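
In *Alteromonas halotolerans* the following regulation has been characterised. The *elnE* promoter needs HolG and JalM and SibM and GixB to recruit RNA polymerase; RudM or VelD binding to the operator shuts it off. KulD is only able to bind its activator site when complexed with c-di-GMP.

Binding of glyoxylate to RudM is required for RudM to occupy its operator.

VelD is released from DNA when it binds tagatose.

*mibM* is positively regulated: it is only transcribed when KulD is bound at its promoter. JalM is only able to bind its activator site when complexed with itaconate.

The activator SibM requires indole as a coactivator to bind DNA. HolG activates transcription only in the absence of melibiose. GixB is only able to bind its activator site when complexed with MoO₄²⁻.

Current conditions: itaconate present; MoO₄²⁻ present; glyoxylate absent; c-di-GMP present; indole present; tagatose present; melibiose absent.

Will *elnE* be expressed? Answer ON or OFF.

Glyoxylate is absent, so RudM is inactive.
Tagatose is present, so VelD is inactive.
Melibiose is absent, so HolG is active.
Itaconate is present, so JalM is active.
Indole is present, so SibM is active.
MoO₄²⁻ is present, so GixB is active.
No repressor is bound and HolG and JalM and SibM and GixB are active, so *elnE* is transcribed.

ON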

* Work task
Of all the entries above, retype exactly the lines from the line with "The activator SibM" to the line with "Current conditions: itaconate", both included, and no others.

* Exercise solution
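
The activator SibM requires indole as a coactivator to bind DNA. HolG activates transcription only in the absence of melibiose. GixB is only able to bind its activator site when complexed with MoO₄²⁻.

Current conditions: itaconate present; MoO₄²⁻ present; glyoxylate absent; c-di-GMP present; indole present; tagatose present; melibiose absent.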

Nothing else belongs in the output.